## ACTIVITY:
The data below is to be output in full, unchanged.

## INPUT:
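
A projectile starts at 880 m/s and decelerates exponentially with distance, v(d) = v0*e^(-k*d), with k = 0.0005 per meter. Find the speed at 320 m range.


v = v0*exp(-k*d) = 880*exp(-0.0005*320) = 749.9 m/s

749.9 m/s


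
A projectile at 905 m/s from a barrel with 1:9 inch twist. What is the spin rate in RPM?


twist_m = 9*0.0254 = 0.2286 m
spin = v/twist = 905/0.2286 = 3958.88 rev/s
RPM = spin*60 = 3958.88*60 ≈ 237533 RPM

237533 RPM


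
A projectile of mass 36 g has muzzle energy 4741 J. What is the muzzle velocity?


v = sqrt(2*E/m) = sqrt(2*4741/0.036) = 513.2 m/s

513.2 m/s


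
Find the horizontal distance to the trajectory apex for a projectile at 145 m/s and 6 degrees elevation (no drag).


R = v0^2*sin(2*theta)/g = 145^2*sin(2*6°)/9.81 = 445.601 m
apex_dist = R/2 = 445.601/2 = 222.8 m

222.8 m


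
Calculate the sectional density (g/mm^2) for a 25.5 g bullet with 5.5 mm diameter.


SD = m/d^2 = 25.5/5.5^2 = 0.843 g/mm^2

0.843 g/mm^2


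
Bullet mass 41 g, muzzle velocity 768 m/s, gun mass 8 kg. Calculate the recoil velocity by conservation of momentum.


v_recoil = m_p * v_p / m_gun = 0.041 * 768 / 8 = 3.936 m/s

3.936 m/s


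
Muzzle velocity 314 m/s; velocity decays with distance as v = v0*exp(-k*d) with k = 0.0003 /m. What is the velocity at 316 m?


v = v0*exp(-k*d) = 314*exp(-0.0003*316) = 285.6 m/s

285.6 m/s


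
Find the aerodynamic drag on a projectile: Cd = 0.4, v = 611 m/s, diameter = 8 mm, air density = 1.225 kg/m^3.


A = pi*(d/2)^2 = pi*(8/2000)^2 = 5.02655e-05 m^2
Fd = 0.5*Cd*rho*A*v^2 = 0.5*0.4*1.225*5.02655e-05*611^2 = 4.597 N

4.597 N


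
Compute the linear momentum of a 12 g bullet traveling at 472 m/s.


p = m*v = 0.012*472 = 5.664 kg·m/s

5.664 kg·m/s


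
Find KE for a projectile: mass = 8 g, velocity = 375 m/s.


E = 0.5*m*v^2 = 0.5*0.008*375^2 = 562.5 J

562.5 J


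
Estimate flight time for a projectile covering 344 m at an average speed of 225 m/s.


t = d/v = 344/225 = 1.529 s

1.529 s


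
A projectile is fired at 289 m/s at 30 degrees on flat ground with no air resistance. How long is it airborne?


T = 2*v0*sin(theta)/g = 2*289*sin(30°)/9.81 = 29.46 s

29.46 s


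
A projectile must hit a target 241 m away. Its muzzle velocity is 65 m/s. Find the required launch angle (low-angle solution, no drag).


sin(2*theta) = R*g/v0^2 = 241*9.81/65^2 = 0.559576, theta = arcsin(0.559576)/2 = 17.01°

17.01 degrees


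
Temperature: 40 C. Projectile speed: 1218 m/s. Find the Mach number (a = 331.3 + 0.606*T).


a = 331.3 + 0.606*(40) = 355.54 m/s
M = v/a = 1218/355.54 = 3.426

3.426


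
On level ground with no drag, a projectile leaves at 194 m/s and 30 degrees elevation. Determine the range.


R = v0^2 * sin(2*theta) / g = 194^2 * sin(2*30°) / 9.81 = 3323 m

3323 m


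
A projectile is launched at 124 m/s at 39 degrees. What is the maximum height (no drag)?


H = (v0*sin(theta))^2 / (2g) = (124*sin(39°))^2 / (2*9.81) = 310.4 m

310.4 m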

## RESPONSE BELOW:
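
A projectile starts at 880 m/s and decelerates exponentially with distance, v(d) = v0*e^(-k*d), with k = 0.0005 per meter. Find the speed at 320 m range.


v = v0*exp(-k*d) = 880*exp(-0.0005*320) = 749.9 m/s

749.9 m/s


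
A projectile at 905 m/s from a barrel with 1:9 inch twist. What is the spin rate in RPM?


twist_m = 9*0.0254 = 0.2286 m
spin = v/twist = 905/0.2286 = 3958.88 rev/s
RPM = spin*60 = 3958.88*60 ≈ 237533 RPM

237533 RPM


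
A projectile of mass 36 g has muzzle energy 4741 J. What is the muzzle velocity?


v = sqrt(2*E/m) = sqrt(2*4741/0.036) = 513.2 m/s

513.2 m/s


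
Find the horizontal distance to the trajectory apex for a projectile at 145 m/s and 6 degrees elevation (no drag).


R = v0^2*sin(2*theta)/g = 145^2*sin(2*6°)/9.81 = 445.601 m
apex_dist = R/2 = 445.601/2 = 222.8 m

222.8 m


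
Calculate the sectional density (g/mm^2) for a 25.5 g bullet with 5.5 mm diameter.


SD = m/d^2 = 25.5/5.5^2 = 0.843 g/mm^2

0.843 g/mm^2


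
Bullet mass 41 g, muzzle velocity 768 m/s, gun mass 8 kg. Calculate the recoil velocity by conservation of momentum.


v_recoil = m_p * v_p / m_gun = 0.041 * 768 / 8 = 3.936 m/s

3.936 m/s


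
Muzzle velocity 314 m/s; velocity decays with distance as v = v0*exp(-k*d) with k = 0.0003 /m. What is the velocity at 316 m?


v = v0*exp(-k*d) = 314*exp(-0.0003*316) = 285.6 m/s

285.6 m/s


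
Find the aerodynamic drag on a projectile: Cd = 0.4, v = 611 m/s, diameter = 8 mm, air density = 1.225 kg/m^3.


A = pi*(d/2)^2 = pi*(8/2000)^2 = 5.02655e-05 m^2
Fd = 0.5*Cd*rho*A*v^2 = 0.5*0.4*1.225*5.02655e-05*611^2 = 4.597 N

4.597 N


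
Compute the linear momentum of a 12 g bullet traveling at 472 m/s.


p = m*v = 0.012*472 = 5.664 kg·m/s

5.664 kg·m/s


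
Find KE for a projectile: mass = 8 g, velocity = 375 m/s.


E = 0.5*m*v^2 = 0.5*0.008*375^2 = 562.5 J

562.5 J


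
Estimate flight time for a projectile covering 344 m at an average speed of 225 m/s.


t = d/v = 344/225 = 1.529 s

1.529 s


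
A projectile is fired at 289 m/s at 30 degrees on flat ground with no air resistance. How long is it airborne?


T = 2*v0*sin(theta)/g = 2*289*sin(30°)/9.81 = 29.46 s

29.46 s


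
A projectile must hit a target 241 m away. Its muzzle velocity is 65 m/s. Find the required launch angle (low-angle solution, no drag).


sin(2*theta) = R*g/v0^2 = 241*9.81/65^2 = 0.559576, theta = arcsin(0.559576)/2 = 17.01°

17.01 degrees


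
Temperature: 40 C. Projectile speed: 1218 m/s. Find the Mach number (a = 331.3 + 0.606*T).


a = 331.3 + 0.606*(40) = 355.54 m/s
M = v/a = 1218/355.54 = 3.426

3.426


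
On level ground with no drag, a projectile leaves at 194 m/s and 30 degrees elevation. Determine the range.


R = v0^2 * sin(2*theta) / g = 194^2 * sin(2*30°) / 9.81 = 3323 m

3323 m


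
A projectile is launched at 124 m/s at 39 degrees. What is the maximum height (no drag)?


H = (v0*sin(theta))^2 / (2g) = (124*sin(39°))^2 / (2*9.81) = 310.4 m

310.4 m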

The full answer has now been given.